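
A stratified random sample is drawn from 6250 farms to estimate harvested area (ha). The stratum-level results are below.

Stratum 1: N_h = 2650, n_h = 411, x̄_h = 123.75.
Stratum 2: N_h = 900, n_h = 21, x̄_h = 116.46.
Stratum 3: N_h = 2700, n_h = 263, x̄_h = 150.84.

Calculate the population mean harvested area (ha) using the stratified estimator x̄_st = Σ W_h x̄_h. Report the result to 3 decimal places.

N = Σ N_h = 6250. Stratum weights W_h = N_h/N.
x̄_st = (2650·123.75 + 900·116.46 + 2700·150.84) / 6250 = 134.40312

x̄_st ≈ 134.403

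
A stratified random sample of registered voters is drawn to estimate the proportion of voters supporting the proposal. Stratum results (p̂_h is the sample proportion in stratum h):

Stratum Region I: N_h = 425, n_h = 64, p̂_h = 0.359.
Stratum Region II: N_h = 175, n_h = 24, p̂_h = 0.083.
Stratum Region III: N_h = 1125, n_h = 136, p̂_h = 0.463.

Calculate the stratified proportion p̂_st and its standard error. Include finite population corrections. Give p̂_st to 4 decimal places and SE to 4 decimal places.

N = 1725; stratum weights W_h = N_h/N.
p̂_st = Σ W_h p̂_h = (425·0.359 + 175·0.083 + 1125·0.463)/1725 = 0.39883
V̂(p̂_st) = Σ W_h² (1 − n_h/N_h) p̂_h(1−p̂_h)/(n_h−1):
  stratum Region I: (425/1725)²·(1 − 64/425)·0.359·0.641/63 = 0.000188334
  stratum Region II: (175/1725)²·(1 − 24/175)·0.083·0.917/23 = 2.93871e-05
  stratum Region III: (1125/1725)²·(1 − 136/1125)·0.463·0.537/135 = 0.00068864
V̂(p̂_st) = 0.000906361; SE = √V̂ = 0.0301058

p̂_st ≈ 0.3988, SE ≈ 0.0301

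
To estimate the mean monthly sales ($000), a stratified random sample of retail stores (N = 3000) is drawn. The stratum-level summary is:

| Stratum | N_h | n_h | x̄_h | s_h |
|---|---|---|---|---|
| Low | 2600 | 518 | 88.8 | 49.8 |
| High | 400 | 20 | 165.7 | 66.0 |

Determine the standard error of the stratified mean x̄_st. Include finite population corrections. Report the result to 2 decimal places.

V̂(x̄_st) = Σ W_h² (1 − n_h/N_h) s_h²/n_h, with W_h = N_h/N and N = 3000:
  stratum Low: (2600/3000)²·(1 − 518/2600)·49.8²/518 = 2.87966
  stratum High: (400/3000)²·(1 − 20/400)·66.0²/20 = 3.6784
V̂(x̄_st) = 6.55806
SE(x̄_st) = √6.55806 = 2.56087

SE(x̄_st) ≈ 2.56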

Required action
State, as a bare number, how many lines of the material include the string "results".

Result of the task
2